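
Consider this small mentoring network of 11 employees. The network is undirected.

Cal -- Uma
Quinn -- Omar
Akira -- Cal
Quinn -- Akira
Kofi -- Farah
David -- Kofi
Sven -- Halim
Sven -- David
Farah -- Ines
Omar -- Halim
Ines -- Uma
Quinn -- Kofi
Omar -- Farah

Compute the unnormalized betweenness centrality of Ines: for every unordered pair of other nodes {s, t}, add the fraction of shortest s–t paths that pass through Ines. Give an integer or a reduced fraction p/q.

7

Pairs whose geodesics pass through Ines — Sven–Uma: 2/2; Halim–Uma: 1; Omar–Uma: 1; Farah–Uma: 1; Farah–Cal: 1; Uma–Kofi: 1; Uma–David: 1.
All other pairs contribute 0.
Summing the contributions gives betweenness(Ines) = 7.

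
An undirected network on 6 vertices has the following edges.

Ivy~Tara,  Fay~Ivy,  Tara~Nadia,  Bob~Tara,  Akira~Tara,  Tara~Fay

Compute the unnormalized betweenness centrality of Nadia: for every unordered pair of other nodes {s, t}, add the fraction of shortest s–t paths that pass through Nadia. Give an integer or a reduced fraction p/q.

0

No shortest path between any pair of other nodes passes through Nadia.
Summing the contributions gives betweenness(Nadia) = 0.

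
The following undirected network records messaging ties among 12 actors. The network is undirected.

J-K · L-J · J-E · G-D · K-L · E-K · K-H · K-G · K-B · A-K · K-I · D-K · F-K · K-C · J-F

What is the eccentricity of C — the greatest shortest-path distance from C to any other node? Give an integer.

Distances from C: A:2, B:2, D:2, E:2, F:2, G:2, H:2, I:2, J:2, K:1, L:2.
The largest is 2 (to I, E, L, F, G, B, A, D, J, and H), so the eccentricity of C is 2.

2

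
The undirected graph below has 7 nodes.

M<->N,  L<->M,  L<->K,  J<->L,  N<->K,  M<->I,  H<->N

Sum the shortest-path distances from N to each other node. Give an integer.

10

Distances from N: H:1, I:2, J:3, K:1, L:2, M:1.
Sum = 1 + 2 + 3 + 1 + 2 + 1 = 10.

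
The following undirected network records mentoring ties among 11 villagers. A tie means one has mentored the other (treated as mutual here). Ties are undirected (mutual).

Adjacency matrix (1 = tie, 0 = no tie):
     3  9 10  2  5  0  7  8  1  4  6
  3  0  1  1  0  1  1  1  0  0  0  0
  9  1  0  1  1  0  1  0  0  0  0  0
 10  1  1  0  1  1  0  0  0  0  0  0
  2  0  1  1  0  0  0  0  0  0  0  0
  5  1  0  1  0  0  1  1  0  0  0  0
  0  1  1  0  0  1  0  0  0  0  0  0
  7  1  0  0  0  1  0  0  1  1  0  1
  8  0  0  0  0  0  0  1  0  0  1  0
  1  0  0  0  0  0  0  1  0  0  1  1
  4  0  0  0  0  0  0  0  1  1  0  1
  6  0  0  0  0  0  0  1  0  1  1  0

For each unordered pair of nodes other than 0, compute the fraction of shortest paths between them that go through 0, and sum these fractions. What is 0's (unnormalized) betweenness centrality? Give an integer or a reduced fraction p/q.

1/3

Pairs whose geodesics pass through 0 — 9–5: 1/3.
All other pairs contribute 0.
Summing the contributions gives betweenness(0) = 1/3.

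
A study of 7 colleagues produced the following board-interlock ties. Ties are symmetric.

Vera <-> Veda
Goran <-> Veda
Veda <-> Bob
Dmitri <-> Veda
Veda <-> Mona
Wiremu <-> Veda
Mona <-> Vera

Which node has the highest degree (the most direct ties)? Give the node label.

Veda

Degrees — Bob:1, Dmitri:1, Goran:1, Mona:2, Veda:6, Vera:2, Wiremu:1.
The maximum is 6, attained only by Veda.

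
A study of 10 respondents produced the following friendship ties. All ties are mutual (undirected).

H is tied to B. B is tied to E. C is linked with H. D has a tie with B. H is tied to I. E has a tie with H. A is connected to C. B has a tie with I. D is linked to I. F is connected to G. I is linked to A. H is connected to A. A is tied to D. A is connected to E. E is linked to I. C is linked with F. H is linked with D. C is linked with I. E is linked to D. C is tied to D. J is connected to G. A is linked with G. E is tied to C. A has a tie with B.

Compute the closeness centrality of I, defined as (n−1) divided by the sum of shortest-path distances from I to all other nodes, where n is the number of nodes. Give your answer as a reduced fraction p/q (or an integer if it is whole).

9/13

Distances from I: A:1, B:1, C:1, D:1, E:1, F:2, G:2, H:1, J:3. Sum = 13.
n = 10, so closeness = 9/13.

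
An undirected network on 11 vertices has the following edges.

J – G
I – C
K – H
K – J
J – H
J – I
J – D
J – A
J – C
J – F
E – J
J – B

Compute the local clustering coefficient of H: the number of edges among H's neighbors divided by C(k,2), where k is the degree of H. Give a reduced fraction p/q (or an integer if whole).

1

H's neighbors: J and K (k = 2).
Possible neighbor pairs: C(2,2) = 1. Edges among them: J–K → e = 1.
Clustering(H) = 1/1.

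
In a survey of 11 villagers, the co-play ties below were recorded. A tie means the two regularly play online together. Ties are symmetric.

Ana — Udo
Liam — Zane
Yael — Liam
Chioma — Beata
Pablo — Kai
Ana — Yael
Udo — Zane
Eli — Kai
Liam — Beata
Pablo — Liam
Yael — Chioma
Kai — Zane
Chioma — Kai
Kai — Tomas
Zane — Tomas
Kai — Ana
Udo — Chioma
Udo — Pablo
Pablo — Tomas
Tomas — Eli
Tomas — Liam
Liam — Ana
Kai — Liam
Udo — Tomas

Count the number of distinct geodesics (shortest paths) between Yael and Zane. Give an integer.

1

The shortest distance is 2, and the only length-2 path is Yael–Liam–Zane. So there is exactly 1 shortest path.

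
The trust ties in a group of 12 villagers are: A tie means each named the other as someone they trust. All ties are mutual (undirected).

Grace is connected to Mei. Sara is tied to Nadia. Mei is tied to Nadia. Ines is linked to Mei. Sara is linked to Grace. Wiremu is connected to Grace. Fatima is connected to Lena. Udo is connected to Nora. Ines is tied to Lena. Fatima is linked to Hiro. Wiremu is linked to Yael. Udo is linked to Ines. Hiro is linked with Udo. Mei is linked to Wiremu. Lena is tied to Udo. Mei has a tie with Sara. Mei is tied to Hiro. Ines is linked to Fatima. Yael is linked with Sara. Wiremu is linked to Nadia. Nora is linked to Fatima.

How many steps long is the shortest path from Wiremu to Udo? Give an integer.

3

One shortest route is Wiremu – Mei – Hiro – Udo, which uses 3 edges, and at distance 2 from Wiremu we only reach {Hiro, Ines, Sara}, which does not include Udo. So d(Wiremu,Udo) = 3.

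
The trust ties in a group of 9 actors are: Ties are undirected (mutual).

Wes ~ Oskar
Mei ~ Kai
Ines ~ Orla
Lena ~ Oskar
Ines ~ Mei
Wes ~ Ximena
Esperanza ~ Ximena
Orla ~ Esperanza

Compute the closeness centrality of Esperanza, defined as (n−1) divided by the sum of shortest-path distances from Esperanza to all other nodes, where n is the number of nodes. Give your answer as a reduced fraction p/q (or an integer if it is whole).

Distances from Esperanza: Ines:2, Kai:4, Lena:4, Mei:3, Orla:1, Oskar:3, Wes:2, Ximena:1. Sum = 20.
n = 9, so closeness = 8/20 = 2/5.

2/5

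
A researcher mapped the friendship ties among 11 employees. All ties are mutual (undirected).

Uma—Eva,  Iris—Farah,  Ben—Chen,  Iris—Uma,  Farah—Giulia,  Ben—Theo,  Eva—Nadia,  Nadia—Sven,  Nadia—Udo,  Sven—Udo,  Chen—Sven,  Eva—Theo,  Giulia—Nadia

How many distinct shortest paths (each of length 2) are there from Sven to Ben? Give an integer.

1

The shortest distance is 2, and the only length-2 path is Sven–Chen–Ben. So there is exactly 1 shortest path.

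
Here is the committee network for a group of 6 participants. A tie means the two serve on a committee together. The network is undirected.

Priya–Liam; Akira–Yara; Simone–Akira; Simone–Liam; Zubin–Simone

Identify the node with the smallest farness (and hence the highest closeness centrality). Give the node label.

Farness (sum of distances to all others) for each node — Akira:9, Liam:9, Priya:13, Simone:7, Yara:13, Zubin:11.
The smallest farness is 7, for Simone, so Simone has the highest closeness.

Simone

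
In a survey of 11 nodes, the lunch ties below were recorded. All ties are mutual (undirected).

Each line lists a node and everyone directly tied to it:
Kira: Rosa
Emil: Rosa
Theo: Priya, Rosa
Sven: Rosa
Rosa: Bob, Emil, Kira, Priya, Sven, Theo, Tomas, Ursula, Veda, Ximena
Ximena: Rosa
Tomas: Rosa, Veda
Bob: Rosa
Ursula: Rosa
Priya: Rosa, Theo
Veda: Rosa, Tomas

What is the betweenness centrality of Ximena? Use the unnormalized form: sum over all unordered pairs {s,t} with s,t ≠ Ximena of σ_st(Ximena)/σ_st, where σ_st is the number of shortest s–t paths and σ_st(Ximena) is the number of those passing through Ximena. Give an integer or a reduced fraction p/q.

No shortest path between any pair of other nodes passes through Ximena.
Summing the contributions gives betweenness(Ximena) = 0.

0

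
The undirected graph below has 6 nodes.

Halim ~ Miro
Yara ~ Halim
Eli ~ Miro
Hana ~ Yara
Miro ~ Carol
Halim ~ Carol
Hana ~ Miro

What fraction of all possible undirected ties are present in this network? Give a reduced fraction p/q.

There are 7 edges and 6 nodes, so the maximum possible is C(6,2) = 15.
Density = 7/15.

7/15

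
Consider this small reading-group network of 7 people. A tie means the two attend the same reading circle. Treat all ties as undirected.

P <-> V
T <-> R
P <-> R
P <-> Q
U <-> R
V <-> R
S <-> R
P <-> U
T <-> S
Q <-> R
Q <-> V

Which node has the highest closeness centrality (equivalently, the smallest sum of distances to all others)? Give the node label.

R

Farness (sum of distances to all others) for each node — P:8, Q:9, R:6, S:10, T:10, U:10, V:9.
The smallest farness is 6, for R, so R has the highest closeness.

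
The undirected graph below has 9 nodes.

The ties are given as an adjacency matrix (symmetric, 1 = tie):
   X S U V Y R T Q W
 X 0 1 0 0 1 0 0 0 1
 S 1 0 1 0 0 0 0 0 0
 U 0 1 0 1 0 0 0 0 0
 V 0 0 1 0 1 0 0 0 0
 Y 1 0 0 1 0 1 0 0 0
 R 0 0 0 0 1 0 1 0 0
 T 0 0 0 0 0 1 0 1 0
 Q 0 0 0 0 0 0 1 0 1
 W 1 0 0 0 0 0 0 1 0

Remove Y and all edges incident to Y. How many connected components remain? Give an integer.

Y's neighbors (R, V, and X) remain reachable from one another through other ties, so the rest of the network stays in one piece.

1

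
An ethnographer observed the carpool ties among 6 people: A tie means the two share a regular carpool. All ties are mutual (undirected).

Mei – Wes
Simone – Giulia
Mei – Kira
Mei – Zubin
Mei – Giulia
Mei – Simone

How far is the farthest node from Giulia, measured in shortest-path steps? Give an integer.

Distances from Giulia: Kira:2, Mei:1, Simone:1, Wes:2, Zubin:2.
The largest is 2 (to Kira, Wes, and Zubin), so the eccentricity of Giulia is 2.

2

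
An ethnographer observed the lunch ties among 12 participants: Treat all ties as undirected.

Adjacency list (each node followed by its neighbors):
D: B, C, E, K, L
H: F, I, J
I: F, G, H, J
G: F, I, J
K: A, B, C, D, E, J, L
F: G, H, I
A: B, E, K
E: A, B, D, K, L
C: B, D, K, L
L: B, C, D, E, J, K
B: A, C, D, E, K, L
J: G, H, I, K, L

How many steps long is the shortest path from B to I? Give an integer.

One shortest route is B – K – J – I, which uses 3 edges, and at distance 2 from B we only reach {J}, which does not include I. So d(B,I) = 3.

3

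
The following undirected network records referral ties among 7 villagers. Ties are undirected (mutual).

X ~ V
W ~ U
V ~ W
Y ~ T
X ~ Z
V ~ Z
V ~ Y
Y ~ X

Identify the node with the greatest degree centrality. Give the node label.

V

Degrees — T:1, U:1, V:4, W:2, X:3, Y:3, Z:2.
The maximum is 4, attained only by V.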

...

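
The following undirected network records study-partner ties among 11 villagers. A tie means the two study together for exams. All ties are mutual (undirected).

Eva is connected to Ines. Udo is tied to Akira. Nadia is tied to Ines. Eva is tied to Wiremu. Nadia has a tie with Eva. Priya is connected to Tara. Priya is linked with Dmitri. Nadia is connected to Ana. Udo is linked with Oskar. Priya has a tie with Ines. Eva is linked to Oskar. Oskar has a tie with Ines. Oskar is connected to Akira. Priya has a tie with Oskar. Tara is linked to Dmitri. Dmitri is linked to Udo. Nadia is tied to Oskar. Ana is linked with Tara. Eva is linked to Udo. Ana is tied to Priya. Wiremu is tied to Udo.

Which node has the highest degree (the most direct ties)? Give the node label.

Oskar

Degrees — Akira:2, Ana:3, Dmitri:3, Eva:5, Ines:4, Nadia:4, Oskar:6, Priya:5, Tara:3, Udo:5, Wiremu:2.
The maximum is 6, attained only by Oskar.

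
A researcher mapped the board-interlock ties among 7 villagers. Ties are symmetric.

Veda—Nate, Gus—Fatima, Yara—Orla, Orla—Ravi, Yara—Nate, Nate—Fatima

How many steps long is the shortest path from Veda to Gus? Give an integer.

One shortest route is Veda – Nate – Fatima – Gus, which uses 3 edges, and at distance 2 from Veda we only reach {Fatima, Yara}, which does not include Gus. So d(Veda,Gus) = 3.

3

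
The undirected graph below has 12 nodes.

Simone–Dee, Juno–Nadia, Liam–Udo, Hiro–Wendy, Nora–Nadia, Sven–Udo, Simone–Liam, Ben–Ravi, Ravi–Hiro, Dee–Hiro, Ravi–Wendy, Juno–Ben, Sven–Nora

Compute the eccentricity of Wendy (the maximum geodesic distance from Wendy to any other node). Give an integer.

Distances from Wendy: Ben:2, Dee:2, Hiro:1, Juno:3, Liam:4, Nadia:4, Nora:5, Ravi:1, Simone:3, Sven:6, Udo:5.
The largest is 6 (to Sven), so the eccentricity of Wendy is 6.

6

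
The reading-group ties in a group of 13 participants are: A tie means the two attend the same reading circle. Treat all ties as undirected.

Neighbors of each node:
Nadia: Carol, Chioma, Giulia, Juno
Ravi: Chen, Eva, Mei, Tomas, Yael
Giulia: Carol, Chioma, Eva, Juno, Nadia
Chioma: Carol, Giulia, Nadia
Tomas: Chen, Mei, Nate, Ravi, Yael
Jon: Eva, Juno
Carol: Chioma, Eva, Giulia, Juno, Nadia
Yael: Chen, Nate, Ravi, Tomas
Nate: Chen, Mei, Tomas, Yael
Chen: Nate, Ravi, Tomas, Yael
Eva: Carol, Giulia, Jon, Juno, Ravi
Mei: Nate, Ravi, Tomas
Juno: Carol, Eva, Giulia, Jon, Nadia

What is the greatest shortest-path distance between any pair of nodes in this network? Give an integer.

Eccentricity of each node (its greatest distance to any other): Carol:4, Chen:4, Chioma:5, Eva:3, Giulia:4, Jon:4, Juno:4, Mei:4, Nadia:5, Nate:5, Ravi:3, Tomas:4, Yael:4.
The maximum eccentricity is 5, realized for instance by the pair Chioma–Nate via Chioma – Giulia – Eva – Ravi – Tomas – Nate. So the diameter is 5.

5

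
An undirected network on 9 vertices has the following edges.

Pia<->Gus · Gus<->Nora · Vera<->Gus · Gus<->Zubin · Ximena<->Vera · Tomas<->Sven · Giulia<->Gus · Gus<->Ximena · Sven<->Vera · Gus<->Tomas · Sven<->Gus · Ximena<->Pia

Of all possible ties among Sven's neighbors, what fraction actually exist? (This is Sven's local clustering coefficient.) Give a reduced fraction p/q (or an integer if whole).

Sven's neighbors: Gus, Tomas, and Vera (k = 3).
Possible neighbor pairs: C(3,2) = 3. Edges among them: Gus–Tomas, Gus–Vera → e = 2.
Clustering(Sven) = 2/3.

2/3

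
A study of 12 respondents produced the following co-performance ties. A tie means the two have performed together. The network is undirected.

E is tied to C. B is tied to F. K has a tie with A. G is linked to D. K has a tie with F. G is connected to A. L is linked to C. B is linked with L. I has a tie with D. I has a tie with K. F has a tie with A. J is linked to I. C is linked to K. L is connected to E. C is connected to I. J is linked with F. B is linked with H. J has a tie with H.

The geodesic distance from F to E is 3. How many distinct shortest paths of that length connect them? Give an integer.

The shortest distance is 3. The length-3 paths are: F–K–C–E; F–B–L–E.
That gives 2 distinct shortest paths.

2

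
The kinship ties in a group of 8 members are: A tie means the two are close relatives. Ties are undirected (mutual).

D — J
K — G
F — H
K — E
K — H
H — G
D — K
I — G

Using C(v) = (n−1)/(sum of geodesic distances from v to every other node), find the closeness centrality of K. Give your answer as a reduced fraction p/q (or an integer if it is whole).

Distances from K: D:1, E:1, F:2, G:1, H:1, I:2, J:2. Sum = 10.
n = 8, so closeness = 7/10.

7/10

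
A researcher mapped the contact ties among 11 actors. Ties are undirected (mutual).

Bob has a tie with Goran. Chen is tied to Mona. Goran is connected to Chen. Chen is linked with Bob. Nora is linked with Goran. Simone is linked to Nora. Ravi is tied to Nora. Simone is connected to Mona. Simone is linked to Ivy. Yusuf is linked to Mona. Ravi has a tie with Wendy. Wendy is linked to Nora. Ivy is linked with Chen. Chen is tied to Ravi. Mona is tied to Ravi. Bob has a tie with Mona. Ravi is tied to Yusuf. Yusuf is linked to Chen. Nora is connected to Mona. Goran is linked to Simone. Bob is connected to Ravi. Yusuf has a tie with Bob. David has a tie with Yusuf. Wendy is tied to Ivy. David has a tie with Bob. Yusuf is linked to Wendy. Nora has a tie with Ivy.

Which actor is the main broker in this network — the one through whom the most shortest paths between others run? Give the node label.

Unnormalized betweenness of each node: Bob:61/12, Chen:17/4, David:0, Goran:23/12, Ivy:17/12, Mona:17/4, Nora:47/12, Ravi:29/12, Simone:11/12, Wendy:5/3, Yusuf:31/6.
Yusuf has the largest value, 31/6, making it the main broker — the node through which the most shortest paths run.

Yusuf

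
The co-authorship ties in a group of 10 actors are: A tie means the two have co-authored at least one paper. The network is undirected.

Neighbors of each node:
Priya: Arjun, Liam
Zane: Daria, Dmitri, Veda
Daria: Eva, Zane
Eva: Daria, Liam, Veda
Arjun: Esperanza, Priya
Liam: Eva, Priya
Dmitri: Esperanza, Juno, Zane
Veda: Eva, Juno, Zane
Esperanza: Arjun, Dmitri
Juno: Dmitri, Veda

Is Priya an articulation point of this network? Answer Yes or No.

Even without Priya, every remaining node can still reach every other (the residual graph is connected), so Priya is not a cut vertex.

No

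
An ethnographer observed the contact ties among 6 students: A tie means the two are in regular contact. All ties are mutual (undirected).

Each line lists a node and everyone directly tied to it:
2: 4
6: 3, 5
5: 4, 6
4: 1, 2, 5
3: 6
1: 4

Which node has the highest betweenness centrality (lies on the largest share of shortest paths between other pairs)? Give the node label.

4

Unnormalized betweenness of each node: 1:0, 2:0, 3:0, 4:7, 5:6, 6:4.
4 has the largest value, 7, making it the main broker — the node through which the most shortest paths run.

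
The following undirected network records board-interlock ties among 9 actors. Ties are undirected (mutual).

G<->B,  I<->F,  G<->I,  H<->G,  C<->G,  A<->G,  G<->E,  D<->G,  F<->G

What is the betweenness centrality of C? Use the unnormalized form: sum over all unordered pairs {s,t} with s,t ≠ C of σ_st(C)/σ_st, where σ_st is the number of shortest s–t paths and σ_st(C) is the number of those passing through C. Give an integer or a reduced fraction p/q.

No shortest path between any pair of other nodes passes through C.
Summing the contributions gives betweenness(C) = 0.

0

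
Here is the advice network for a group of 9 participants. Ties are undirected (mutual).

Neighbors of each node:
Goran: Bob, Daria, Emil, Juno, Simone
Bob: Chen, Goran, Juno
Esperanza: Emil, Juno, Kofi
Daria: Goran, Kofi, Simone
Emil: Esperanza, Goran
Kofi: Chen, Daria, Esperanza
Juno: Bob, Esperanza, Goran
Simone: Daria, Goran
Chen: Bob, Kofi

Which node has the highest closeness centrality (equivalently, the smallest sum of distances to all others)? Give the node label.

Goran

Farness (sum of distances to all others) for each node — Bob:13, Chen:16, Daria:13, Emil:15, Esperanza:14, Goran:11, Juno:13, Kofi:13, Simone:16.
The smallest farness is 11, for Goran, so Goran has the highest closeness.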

Brief: What are the lines, exactly as written above, from the line with "Count the number" to the line with "Grace is connected", both included? Output only those.

Task answer:
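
Count the number of distinct geodesics (shortest paths) between Yael and Zane. Give an integer.

1

The shortest distance is 2, and the only length-2 path is Yael–Liam–Zane. So there is exactly 1 shortest path.

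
The trust ties in a group of 12 villagers are: A tie means each named the other as someone they trust. All ties are mutual (undirected).

Grace is connected to Mei. Sara is tied to Nadia. Mei is tied to Nadia. Ines is linked to Mei. Sara is linked to Grace. Wiremu is connected to Grace. Fatima is connected to Lena. Udo is connected to Nora. Ines is tied to Lena. Fatima is linked to Hiro. Wiremu is linked to Yael. Udo is linked to Ines. Hiro is linked with Udo. Mei is linked to Wiremu. Lena is tied to Udo. Mei has a tie with Sara. Mei is tied to Hiro. Ines is linked to Fatima. Yael is linked with Sara. Wiremu is linked to Nadia. Nora is linked to Fatima.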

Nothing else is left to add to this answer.